• Instructions for the task: Output the full listing below, keeping each line exact.

• Material for this task:
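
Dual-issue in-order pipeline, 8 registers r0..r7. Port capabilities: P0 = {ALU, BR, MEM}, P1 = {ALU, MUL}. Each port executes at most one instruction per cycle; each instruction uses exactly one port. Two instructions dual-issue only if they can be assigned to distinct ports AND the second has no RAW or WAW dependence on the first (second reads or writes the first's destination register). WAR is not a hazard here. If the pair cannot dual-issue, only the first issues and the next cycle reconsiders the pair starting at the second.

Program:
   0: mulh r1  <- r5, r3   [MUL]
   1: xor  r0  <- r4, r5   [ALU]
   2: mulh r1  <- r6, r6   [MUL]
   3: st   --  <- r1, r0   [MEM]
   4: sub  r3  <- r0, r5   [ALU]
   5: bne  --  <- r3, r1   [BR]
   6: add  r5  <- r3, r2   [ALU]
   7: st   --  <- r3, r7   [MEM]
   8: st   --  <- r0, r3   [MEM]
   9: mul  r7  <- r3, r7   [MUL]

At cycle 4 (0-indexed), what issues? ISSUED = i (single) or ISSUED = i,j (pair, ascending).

ISSUED = 7

c0: i0/i1 mulh;xor  2-wide
c1: i2 mulh  RAW r1
c2: i3/i4 st;sub  2-wide
c3: i5/i6 bne;add  2-wide
c4: i7 st  no-port MEM/MEM
c5: i8/i9 st;mul  2-wide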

• Answer:
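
Dual-issue in-order pipeline, 8 registers r0..r7. Port capabilities: P0 = {ALU, BR, MEM}, P1 = {ALU, MUL}. Each port executes at most one instruction per cycle; each instruction uses exactly one port. Two instructions dual-issue only if they can be assigned to distinct ports AND the second has no RAW or WAW dependence on the first (second reads or writes the first's destination register). WAR is not a hazard here. If the pair cannot dual-issue, only the first issues and the next cycle reconsiders the pair starting at the second.

Program:
   0: mulh r1  <- r5, r3   [MUL]
   1: xor  r0  <- r4, r5   [ALU]
   2: mulh r1  <- r6, r6   [MUL]
   3: st   --  <- r1, r0   [MEM]
   4: sub  r3  <- r0, r5   [ALU]
   5: bne  --  <- r3, r1   [BR]
   6: add  r5  <- r3, r2   [ALU]
   7: st   --  <- r3, r7   [MEM]
   8: st   --  <- r0, r3   [MEM]
   9: mul  r7  <- r3, r7   [MUL]

At cycle 4 (0-indexed), what issues? ISSUED = i (single) or ISSUED = i,j (pair, ascending).

ISSUED = 7

c0: i0/i1 mulh;xor  2-wide
c1: i2 mulh  RAW r1
c2: i3/i4 st;sub  2-wide
c3: i5/i6 bne;add  2-wide
c4: i7 st  no-port MEM/MEM
c5: i8/i9 st;mul  2-wide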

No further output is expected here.